[Stored items]
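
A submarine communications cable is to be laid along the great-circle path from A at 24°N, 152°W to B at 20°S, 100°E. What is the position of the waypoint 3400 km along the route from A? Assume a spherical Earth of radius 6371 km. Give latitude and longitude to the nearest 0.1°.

Write both endpoints as unit vectors p₁, p₂ with components (cos φ cos λ, cos φ sin λ, sin φ).
The central angle between the endpoints is δ = arccos(p₁·p₂) ≈ 1.987 rad (113.9°). The total great-circle distance is δ·R ≈ 1.987 × 6371 ≈ 12660 km, so the target fraction is f = 3400/12660 ≈ 0.269.
Interpolate at f ≈ 0.269 with slerp weights a = sin((1−f)δ)/sin δ ≈ 1.086, b = sin(fδ)/sin δ ≈ 0.556.
p = a·p₁ + b·p₂ ≈ (-0.967, 0.049, 0.251); φ = arcsin(p_z) ≈ 14.56°, λ = atan2(p_y, p_x) ≈ 177.10°.

≈ 14.6°N, 177.1°E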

§ **EXERCISE GOAL**
Each line of the data must be retyped exactly as written.

§ **RESPONSE TO THIS TASK**
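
A submarine communications cable is to be laid along the great-circle path from A at 24°N, 152°W to B at 20°S, 100°E. What is the position of the waypoint 3400 km along the route from A? Assume a spherical Earth of radius 6371 km. Give latitude and longitude to the nearest 0.1°.

Write both endpoints as unit vectors p₁, p₂ with components (cos φ cos λ, cos φ sin λ, sin φ).
The central angle between the endpoints is δ = arccos(p₁·p₂) ≈ 1.987 rad (113.9°). The total great-circle distance is δ·R ≈ 1.987 × 6371 ≈ 12660 km, so the target fraction is f = 3400/12660 ≈ 0.269.
Interpolate at f ≈ 0.269 with slerp weights a = sin((1−f)δ)/sin δ ≈ 1.086, b = sin(fδ)/sin δ ≈ 0.556.
p = a·p₁ + b·p₂ ≈ (-0.967, 0.049, 0.251); φ = arcsin(p_z) ≈ 14.56°, λ = atan2(p_y, p_x) ≈ 177.10°.

≈ 14.6°N, 177.1°E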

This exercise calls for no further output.